■ **TASK DESCRIPTION**:
Go through each line of the records below and count those with the word "settings"; give only the total.

==== DATA EXTRACT ====

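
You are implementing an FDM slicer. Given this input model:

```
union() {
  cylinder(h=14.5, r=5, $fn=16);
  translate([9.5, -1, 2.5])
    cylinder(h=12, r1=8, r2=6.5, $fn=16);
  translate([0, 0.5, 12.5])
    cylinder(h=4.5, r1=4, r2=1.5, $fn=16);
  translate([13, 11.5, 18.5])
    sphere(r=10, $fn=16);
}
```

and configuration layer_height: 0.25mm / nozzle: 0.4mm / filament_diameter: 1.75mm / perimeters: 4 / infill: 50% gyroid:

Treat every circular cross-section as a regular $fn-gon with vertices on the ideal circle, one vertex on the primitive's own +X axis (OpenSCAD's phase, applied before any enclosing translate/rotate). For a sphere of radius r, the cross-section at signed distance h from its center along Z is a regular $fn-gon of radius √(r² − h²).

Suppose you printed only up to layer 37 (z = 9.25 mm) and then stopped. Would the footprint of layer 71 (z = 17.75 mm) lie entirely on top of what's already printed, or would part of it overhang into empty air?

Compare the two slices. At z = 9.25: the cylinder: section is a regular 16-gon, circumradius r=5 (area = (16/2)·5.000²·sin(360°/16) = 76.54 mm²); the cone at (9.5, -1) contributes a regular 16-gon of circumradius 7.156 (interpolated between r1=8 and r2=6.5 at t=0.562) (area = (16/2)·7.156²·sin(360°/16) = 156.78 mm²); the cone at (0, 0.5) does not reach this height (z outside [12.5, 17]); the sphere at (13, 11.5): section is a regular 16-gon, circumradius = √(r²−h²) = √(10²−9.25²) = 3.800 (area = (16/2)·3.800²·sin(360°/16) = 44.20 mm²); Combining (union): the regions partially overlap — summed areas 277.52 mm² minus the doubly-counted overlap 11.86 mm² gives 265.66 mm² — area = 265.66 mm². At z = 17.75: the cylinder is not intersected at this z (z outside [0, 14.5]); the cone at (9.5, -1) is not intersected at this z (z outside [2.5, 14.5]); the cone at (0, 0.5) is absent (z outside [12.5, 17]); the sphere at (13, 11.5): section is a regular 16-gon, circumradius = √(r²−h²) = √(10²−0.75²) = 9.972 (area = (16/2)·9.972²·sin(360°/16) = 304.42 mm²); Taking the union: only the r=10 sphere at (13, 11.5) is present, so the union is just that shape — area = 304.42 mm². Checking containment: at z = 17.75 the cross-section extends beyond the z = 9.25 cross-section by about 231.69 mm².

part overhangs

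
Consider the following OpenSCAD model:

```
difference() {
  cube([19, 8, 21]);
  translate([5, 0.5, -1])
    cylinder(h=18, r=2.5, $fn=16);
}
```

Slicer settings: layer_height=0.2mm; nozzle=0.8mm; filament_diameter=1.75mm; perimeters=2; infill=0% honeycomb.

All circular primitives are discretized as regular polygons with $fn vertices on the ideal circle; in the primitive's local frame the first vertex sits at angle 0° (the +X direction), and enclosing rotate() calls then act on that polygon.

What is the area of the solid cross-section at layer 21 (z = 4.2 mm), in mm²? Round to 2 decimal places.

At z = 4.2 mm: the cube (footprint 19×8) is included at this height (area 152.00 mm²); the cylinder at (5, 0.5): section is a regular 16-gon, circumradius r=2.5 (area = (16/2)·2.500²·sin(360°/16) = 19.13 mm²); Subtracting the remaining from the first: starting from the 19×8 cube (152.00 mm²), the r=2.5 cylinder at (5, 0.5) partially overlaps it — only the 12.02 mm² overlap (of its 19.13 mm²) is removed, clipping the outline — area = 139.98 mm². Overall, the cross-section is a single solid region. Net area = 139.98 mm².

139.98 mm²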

====
==== DATA EXTRACT ====

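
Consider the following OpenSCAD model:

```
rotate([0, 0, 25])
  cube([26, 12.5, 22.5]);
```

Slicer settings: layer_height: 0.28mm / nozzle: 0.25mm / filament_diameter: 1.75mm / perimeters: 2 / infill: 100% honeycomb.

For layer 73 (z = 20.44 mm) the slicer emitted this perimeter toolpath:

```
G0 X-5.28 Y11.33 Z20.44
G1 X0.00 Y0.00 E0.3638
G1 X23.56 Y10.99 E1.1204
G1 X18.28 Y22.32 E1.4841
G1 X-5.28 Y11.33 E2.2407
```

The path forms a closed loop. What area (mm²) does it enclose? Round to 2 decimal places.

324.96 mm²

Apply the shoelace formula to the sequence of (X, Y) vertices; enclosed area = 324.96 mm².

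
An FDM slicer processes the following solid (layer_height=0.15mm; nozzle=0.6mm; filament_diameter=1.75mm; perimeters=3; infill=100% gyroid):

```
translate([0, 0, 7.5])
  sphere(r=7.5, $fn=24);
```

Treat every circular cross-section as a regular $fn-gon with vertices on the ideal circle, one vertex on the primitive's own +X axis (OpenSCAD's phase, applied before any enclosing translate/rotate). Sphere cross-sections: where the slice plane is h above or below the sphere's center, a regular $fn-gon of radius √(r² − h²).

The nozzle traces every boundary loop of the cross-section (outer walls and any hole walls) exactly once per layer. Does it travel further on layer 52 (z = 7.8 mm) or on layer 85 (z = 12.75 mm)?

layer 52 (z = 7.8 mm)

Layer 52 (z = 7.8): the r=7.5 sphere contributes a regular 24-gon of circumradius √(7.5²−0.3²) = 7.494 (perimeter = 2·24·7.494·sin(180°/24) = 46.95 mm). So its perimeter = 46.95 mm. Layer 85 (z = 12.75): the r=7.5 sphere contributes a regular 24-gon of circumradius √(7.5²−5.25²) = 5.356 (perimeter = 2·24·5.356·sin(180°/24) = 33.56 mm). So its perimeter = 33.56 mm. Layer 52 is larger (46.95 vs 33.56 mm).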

====

■ **EXERCISE ANSWER**:
2